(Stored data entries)

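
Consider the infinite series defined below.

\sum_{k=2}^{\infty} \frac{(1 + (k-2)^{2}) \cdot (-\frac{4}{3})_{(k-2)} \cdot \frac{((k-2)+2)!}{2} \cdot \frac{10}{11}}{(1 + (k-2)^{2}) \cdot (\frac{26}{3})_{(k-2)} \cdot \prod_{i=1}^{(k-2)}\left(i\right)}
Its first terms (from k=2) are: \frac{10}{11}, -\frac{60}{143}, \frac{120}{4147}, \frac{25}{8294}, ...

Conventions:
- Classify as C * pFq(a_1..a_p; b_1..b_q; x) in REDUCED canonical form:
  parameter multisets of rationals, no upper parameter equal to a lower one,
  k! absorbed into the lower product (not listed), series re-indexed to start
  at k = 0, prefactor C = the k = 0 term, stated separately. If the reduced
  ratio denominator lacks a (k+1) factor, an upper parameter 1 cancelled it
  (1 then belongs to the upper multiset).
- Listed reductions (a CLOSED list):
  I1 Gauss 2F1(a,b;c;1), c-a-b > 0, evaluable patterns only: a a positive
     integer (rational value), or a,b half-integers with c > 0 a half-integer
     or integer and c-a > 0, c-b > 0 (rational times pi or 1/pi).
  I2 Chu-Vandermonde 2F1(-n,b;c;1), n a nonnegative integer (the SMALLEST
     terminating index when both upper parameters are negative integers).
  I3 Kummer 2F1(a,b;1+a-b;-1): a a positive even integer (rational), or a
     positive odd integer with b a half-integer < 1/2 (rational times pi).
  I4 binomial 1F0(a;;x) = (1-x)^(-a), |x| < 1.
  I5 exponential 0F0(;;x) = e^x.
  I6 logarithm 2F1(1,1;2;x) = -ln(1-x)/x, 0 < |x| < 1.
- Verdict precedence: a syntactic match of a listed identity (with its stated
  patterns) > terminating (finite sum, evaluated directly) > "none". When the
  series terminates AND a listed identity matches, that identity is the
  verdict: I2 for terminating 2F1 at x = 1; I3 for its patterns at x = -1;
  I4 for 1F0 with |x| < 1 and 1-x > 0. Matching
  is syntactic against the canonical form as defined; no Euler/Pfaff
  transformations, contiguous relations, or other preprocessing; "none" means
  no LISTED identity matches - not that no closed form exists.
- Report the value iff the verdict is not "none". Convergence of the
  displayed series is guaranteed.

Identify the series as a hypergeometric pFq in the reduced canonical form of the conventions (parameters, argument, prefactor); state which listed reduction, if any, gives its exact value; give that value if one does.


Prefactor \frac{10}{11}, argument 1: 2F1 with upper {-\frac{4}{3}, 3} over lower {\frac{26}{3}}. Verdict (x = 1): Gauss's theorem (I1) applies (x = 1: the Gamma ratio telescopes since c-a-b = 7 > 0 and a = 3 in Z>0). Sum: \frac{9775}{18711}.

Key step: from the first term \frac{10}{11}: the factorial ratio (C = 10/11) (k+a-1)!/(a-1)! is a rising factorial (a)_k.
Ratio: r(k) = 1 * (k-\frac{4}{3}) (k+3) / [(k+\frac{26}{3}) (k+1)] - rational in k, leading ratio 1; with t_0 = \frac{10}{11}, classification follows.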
==
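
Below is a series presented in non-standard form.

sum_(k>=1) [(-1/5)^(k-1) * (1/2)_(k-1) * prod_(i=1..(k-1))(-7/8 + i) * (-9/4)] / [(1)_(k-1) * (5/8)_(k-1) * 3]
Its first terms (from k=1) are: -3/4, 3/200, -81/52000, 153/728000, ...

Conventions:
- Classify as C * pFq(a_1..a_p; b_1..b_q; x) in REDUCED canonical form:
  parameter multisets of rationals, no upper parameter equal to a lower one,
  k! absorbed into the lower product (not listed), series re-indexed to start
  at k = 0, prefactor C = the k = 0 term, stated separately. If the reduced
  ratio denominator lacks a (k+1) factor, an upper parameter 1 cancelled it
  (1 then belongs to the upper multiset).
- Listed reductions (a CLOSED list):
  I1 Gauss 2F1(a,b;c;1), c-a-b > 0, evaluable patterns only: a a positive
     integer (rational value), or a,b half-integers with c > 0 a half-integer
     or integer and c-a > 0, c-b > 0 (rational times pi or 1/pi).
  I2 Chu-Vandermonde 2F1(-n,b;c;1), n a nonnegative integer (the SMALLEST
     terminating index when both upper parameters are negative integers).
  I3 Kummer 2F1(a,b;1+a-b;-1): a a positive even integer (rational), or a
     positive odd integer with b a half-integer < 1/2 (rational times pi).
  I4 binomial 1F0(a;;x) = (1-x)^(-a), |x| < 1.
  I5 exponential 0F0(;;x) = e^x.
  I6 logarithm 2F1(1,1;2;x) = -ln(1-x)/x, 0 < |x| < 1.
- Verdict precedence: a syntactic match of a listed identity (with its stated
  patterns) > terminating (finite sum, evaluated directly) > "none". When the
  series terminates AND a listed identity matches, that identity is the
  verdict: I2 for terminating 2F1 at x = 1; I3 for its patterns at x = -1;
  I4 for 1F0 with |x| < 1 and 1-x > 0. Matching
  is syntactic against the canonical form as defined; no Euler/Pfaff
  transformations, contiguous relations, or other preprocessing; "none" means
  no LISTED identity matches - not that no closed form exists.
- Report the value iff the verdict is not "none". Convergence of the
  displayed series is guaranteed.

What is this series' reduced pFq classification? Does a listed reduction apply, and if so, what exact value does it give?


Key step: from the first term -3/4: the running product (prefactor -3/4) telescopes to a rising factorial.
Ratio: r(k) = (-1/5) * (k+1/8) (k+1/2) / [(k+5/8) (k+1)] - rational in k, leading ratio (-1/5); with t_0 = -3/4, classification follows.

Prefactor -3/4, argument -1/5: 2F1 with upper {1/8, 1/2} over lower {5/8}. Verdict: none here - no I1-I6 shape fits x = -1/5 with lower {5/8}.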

#### [Required work]
The entries above hold a line with "Consider the infinite series defined below." and a later line with "Its first terms (from k=2)". Write out exactly those lines and all lines between, nothing more.

#### [Task solution]
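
Consider the infinite series defined below.

\sum_{k=2}^{\infty} \frac{(1 + (k-2)^{2}) \cdot (-\frac{4}{3})_{(k-2)} \cdot \frac{((k-2)+2)!}{2} \cdot \frac{10}{11}}{(1 + (k-2)^{2}) \cdot (\frac{26}{3})_{(k-2)} \cdot \prod_{i=1}^{(k-2)}\left(i\right)}
Its first terms (from k=2) are: \frac{10}{11}, -\frac{60}{143}, \frac{120}{4147}, \frac{25}{8294}, ...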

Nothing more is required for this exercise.